### The task
When the line containing "Answer: 15/2 ≈ 7.5000" is reached, include it and end there; set down verbatim every line before it, starting at the top of the records.

[Collected data entries]
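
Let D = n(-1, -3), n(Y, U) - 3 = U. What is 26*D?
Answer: 0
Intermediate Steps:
n(Y, U) = 3 + U
D = 0 (D = 3 - 3 = 0)
26*D = 26*0 = 0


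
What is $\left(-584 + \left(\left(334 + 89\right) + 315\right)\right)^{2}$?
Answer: $23716$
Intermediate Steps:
$\left(-584 + \left(\left(334 + 89\right) + 315\right)\right)^{2} = \left(-584 + \left(423 + 315\right)\right)^{2} = \left(-584 + 738\right)^{2} = 154^{2} = 23716$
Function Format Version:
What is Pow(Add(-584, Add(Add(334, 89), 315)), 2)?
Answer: 23716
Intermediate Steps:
Pow(Add(-584, Add(Add(334, 89), 315)), 2) = Pow(Add(-584, Add(423, 315)), 2) = Pow(Add(-584, 738), 2) = Pow(154, 2) = 23716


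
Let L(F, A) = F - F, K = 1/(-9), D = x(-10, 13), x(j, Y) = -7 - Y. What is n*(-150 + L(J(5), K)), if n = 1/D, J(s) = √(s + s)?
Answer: 15/2 ≈ 7.5000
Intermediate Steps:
D = -20 (D = -7 - 1*13 = -7 - 13 = -20)
J(s) = √2*√s (J(s) = √(2*s) = √2*√s)
K = -⅑ (K = 1*(-⅑) = -⅑ ≈ -0.11111)
L(F, A) = 0
n = -1/20 (n = 1/(-20) = -1/20 ≈ -0.050000)
n*(-150 + L(J(5), K)) = -(-150 + 0)/20 = -1/20*(-150) = 15/2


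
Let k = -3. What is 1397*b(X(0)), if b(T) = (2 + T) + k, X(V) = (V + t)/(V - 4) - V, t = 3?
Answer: -9779/4 ≈ -2444.8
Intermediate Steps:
X(V) = -V + (3 + V)/(-4 + V) (X(V) = (V + 3)/(V - 4) - V = (3 + V)/(-4 + V) - V = -V + (3 + V)/(-4 + V))
b(T) = -1 + T (b(T) = (2 + T) - 3 = -1 + T)
1397*b(X(0)) = 1397*(-1 + (3 - 1*0² + 5*0)/(-4 + 0)) = 1397*(-1 + (3 - 1*0 + 0)/(-4)) = 1397*(-1 - (3 + 0 + 0)/4) = 1397*(-1 - ¼*3) = 1397*(-1 - ¾) = 1397*(-7/4) = -9779/4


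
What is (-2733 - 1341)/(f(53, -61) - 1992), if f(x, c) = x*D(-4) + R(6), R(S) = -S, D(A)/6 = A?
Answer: 679/545 ≈ 1.2459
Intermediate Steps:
D(A) = 6*A
f(x, c) = -6 - 24*x (f(x, c) = x*(6*(-4)) - 1*6 = x*(-24) - 6 = -24*x - 6 = -6 - 24*x)
(-2733 - 1341)/(f(53, -61) - 1992) = (-2733 - 1341)/((-6 - 24*53) - 1992) = -4074/((-6 - 1272) - 1992) = -4074/(-1278 - 1992) = -4074/(-3270) = -4074*(-1/3270) = 679/545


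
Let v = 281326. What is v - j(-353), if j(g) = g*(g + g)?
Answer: 32108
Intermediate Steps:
j(g) = 2*g² (j(g) = g*(2*g) = 2*g²)
v - j(-353) = 281326 - 2*(-353)² = 281326 - 2*124609 = 281326 - 1*249218 = 281326 - 249218 = 32108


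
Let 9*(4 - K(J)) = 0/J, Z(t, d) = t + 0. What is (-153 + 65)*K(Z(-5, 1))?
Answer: -352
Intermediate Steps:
Z(t, d) = t
K(J) = 4 (K(J) = 4 - 0/J = 4 - ⅑*0 = 4 + 0 = 4)
(-153 + 65)*K(Z(-5, 1)) = (-153 + 65)*4 = -88*4 = -352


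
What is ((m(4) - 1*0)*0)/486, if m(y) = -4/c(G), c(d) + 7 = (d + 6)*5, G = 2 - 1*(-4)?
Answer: 0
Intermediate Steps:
G = 6 (G = 2 + 4 = 6)
c(d) = 23 + 5*d (c(d) = -7 + (d + 6)*5 = -7 + (6 + d)*5 = -7 + (30 + 5*d) = 23 + 5*d)
m(y) = -4/53 (m(y) = -4/(23 + 5*6) = -4/(23 + 30) = -4/53)
((m(4) - 1*0)*0)/486 = ((-4/53 - 1*0)*0)/486 = ((-4/53 + 0)*0)*(1/486) = -4/53*0*(1/486) = 0*(1/486) = 0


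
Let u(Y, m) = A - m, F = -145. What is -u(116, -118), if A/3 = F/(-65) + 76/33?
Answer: -18819/143 ≈ -131.60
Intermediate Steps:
A = 1945/143 (A = 3*(-145/(-65) + 76/33) = 3*(-145*(-1/65) + 76*(1/33)) = 3*(29/13 + 76/33) = 3*(1945/429) = 1945/143 ≈ 13.601)
u(Y, m) = 1945/143 - m
-u(116, -118) = -(1945/143 - 1*(-118)) = -(1945/143 + 118) = -1*18819/143 = -18819/143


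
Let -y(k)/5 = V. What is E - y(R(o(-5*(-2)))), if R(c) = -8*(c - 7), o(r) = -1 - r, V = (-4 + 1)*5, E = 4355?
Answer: 4280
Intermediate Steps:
V = -15 (V = -3*5 = -15)
R(c) = 56 - 8*c (R(c) = -8*(-7 + c) = 56 - 8*c)
y(k) = 75 (y(k) = -5*(-15) = 75)
E - y(R(o(-5*(-2)))) = 4355 - 1*75 = 4355 - 75 = 4280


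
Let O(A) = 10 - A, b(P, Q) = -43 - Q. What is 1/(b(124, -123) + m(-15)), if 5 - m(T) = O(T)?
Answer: 1/60 ≈ 0.016667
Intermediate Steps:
m(T) = -5 + T (m(T) = 5 - (10 - T) = 5 + (-10 + T) = -5 + T)
1/(b(124, -123) + m(-15)) = 1/((-43 - 1*(-123)) + (-5 - 15)) = 1/((-43 + 123) - 20) = 1/(80 - 20) = 1/60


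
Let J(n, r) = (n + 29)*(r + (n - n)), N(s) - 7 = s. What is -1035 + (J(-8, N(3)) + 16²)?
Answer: -569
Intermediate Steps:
N(s) = 7 + s
J(n, r) = r*(29 + n) (J(n, r) = (29 + n)*(r + 0) = (29 + n)*r = r*(29 + n))
-1035 + (J(-8, N(3)) + 16²) = -1035 + ((7 + 3)*(29 - 8) + 16²) = -1035 + (10*21 + 256) = -1035 + (210 + 256) = -1035 + 466 = -569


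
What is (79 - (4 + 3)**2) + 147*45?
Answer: 6645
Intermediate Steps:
(79 - (4 + 3)**2) + 147*45 = (79 - 1*7**2) + 6615 = (79 - 1*49) + 6615 = (79 - 49) + 6615 = 30 + 6615 = 6645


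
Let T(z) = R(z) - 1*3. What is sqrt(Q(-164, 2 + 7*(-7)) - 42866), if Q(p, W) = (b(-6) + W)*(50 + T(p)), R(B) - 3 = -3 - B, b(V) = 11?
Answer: I*sqrt(50462) ≈ 224.64*I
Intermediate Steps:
R(B) = -B (R(B) = 3 + (-3 - B) = -B)
T(z) = -3 - z (T(z) = -z - 1*3 = -z - 3 = -3 - z)
Q(p, W) = (11 + W)*(47 - p) (Q(p, W) = (11 + W)*(50 + (-3 - p)) = (11 + W)*(47 - p))
sqrt(Q(-164, 2 + 7*(-7)) - 42866) = sqrt((517 - 11*(-164) + 47*(2 + 7*(-7)) - 1*(2 + 7*(-7))*(-164)) - 42866) = sqrt((517 + 1804 + 47*(2 - 49) - 1*(2 - 49)*(-164)) - 42866) = sqrt((517 + 1804 + 47*(-47) - 1*(-47)*(-164)) - 42866) = sqrt((517 + 1804 - 2209 - 7708) - 42866) = sqrt(-7596 - 42866) = sqrt(-50462) = I*sqrt(50462)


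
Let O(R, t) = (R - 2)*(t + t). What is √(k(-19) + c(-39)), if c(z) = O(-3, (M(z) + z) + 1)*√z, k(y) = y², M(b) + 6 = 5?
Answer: √(361 + 390*I*√39) ≈ 37.571 + 32.413*I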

### Expected answer
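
Let D = n(-1, -3), n(Y, U) - 3 = U. What is 26*D?
Answer: 0
Intermediate Steps:
n(Y, U) = 3 + U
D = 0 (D = 3 - 3 = 0)
26*D = 26*0 = 0


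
What is $\left(-584 + \left(\left(334 + 89\right) + 315\right)\right)^{2}$?
Answer: $23716$
Intermediate Steps:
$\left(-584 + \left(\left(334 + 89\right) + 315\right)\right)^{2} = \left(-584 + \left(423 + 315\right)\right)^{2} = \left(-584 + 738\right)^{2} = 154^{2} = 23716$
Function Format Version:
What is Pow(Add(-584, Add(Add(334, 89), 315)), 2)?
Answer: 23716
Intermediate Steps:
Pow(Add(-584, Add(Add(334, 89), 315)), 2) = Pow(Add(-584, Add(423, 315)), 2) = Pow(Add(-584, 738), 2) = Pow(154, 2) = 23716


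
Let L(F, A) = F - F, K = 1/(-9), D = x(-10, 13), x(j, Y) = -7 - Y. What is n*(-150 + L(J(5), K)), if n = 1/D, J(s) = √(s + s)?
Answer: 15/2 ≈ 7.5000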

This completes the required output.